◆ Exercise requirements ◆
Copy each line of the data below with the word "plane".

◆ Data provided ◆
- - -

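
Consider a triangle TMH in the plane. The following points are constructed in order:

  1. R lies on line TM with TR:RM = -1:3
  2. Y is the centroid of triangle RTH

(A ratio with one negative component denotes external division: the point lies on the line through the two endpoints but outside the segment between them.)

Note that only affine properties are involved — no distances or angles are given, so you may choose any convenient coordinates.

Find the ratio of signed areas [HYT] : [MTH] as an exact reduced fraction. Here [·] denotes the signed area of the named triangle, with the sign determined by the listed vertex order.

Work in coordinates with T = (0, 0), M = (1, 0), H = (0, 1).
1. R lies on line TM with TR:RM = -1:3 ⇒ R = (-1/2, 0)
2. Y is the centroid of triangle RTH ⇒ Y = (-1/6, 1/3)
2·[HYT] = 1/6, 2·[MTH] = -1
[HYT]:[MTH] = 1/6:-1 = -1/6

[HYT]:[MTH] = -1/6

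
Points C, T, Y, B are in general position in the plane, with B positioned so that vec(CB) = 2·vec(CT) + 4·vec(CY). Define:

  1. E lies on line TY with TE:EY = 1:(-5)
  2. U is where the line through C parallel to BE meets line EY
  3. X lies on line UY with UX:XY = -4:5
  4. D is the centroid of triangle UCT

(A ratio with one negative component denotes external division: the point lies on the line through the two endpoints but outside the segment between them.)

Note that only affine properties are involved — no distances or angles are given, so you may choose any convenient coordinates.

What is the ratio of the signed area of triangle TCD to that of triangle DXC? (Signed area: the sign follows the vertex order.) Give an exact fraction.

[TCD]:[DXC] = 17/7

Choose coordinates C = (0, 0), T = (1, 0), Y = (0, 1), B = (2, 4).
1. E lies on line TY with TE:EY = 1:(-5) ⇒ E = (5/4, -1/4)
2. U is where the line through C parallel to BE meets line EY ⇒ U = (3/20, 17/20)
3. X lies on line UY with UX:XY = -4:5 ⇒ X = (3/4, 1/4)
4. D is the centroid of triangle UCT ⇒ D = (23/60, 17/60)
2·[TCD] = -17/60, 2·[DXC] = -7/60
[TCD]:[DXC] = -17/60:-7/60 = 17/7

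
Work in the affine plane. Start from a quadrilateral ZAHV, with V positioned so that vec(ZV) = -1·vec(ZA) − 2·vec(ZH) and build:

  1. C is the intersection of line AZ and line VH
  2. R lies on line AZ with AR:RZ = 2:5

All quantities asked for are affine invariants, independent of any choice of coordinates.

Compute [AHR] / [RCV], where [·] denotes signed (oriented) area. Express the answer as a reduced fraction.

Choose coordinates Z = (0, 0), A = (1, 0), H = (0, 1), V = (-1, -2).
1. C is the intersection of line AZ and line VH ⇒ C = (-1/3, 0)
2. R lies on line AZ with AR:RZ = 2:5 ⇒ R = (5/7, 0)
2·[AHR] = 2/7, 2·[RCV] = 44/21
[AHR]:[RCV] = 2/7:44/21 = 3/22

[AHR]:[RCV] = 3/22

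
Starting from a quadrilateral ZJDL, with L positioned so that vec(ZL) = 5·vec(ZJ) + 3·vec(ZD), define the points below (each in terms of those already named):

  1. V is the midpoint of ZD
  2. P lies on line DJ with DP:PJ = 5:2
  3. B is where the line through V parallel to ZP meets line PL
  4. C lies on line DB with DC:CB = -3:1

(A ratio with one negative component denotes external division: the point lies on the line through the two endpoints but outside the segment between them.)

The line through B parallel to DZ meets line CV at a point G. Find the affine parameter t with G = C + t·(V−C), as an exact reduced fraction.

Choose coordinates Z = (0, 0), J = (1, 0), D = (0, 1), L = (5, 3).
1. V is the midpoint of ZD ⇒ V = (0, 1/2)
2. P lies on line DJ with DP:PJ = 5:2 ⇒ P = (5/7, 2/7)
3. B is where the line through V parallel to ZP meets line PL ⇒ B = (20/7, 23/14)
4. C lies on line DB with DC:CB = -3:1 ⇒ C = (30/7, 55/28)
through B parallel to DZ: direction (0, -1); meets CV at G = (20/7, 31/21)
G = C + t·(V−C) with t = 1/3

t = 1/3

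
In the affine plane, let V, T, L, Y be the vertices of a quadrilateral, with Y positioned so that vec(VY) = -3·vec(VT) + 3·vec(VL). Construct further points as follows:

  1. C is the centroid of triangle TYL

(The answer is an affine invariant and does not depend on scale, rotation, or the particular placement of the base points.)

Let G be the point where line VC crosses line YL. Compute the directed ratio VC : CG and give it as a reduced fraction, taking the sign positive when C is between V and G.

Choose coordinates V = (0, 0), T = (1, 0), L = (0, 1), Y = (-3, 3).
1. C is the centroid of triangle TYL ⇒ C = (-2/3, 4/3)
line VC meets YL at G = (-3/4, 3/2)
C = V + t·(G−V) with t = 8/9, so VC:CG = 8/9:1/9

VC:CG = 8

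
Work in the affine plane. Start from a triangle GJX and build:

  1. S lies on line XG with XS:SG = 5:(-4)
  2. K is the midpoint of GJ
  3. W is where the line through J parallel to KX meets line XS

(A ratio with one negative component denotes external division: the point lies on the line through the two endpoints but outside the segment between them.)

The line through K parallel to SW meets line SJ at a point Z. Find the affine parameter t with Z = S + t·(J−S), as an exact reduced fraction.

Set G = (0, 0), J = (1, 0), X = (0, 1); any affine frame gives the same invariant.
1. S lies on line XG with XS:SG = 5:(-4) ⇒ S = (0, -4)
2. K is the midpoint of GJ ⇒ K = (1/2, 0)
3. W is where the line through J parallel to KX meets line XS ⇒ W = (0, 2)
through K parallel to SW: direction (0, 6); meets SJ at Z = (1/2, -2)
Z = S + t·(J−S) with t = 1/2

t = 1/2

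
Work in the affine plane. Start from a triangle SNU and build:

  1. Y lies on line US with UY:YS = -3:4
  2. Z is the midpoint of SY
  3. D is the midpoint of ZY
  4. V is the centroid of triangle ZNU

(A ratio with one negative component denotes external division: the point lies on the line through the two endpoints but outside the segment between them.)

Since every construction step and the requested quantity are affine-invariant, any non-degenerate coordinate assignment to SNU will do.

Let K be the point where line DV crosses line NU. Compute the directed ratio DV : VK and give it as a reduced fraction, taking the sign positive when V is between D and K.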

- - -

◆ Task solution ◆
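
Consider a triangle TMH in the plane. The following points are constructed in order:
Points C, T, Y, B are in general position in the plane, with B positioned so that vec(CB) = 2·vec(CT) + 4·vec(CY). Define:
Work in the affine plane. Start from a quadrilateral ZAHV, with V positioned so that vec(ZV) = -1·vec(ZA) − 2·vec(ZH) and build:
In the affine plane, let V, T, L, Y be the vertices of a quadrilateral, with Y positioned so that vec(VY) = -3·vec(VT) + 3·vec(VL). Construct further points as follows:
Work in the affine plane. Start from a triangle GJX and build:
Work in the affine plane. Start from a triangle SNU and build: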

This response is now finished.